** What you have to do **
Take the data below and copy exactly the lines starting at the one with "There is a blood" and finishing at the one with "How many Mondays", both included.

** Source material **
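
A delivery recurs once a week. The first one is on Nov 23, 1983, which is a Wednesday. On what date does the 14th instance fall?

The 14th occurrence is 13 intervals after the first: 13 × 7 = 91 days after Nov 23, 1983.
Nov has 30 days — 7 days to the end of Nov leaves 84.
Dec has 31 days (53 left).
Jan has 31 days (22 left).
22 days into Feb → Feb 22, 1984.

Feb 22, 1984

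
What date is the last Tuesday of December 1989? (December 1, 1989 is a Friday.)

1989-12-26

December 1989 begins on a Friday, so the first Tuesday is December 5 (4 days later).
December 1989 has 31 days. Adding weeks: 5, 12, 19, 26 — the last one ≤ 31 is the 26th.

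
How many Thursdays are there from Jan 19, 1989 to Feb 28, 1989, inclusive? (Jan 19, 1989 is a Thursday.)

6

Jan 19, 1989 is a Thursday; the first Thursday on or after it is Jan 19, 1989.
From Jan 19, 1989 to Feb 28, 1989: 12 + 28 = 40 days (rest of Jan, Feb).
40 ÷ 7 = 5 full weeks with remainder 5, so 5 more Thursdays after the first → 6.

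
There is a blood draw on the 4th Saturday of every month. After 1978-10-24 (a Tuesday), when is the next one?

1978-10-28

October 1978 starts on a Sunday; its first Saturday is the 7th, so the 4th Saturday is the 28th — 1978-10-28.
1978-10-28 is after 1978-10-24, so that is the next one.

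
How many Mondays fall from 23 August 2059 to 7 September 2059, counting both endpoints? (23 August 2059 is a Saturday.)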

--

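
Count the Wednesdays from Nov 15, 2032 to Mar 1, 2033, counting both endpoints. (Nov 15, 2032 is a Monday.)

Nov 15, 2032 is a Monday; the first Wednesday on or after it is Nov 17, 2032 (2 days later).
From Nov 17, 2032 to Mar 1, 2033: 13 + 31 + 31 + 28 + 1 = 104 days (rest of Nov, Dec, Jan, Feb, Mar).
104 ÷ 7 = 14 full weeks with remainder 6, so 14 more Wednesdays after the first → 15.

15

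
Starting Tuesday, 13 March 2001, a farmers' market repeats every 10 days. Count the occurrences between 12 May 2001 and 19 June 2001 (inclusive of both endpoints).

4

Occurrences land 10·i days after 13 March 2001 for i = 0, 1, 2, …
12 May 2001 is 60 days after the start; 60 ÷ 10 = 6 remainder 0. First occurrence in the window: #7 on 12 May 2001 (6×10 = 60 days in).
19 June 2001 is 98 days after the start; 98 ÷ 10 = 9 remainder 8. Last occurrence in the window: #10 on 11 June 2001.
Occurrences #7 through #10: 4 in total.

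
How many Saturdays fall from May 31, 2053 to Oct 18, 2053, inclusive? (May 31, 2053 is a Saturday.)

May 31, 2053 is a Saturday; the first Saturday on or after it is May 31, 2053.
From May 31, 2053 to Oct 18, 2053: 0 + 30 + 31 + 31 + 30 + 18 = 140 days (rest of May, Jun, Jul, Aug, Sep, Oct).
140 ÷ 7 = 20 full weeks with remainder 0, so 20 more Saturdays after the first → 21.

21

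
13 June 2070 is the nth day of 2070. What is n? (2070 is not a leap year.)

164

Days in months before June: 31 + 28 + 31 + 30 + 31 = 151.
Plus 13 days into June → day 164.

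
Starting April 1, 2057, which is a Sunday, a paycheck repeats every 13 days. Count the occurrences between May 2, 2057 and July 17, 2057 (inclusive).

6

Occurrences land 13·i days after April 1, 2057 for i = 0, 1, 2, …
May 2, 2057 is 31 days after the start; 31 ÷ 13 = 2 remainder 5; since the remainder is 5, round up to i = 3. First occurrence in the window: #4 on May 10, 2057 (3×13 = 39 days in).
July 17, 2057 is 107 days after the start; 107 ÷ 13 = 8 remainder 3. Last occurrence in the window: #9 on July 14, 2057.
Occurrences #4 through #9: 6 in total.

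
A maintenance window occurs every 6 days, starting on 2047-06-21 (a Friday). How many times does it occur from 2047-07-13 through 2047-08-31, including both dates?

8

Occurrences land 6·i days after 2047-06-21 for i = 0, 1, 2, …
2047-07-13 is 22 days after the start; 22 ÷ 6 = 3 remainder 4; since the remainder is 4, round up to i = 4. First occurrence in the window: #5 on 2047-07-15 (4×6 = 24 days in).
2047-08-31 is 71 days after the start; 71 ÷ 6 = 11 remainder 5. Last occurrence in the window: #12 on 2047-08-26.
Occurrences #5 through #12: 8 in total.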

** Solution for this exercise **
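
There is a blood draw on the 4th Saturday of every month. After 1978-10-24 (a Tuesday), when is the next one?

1978-10-28

October 1978 starts on a Sunday; its first Saturday is the 7th, so the 4th Saturday is the 28th — 1978-10-28.
1978-10-28 is after 1978-10-24, so that is the next one.

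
How many Mondays fall from 23 August 2059 to 7 September 2059, counting both endpoints? (23 August 2059 is a Saturday.)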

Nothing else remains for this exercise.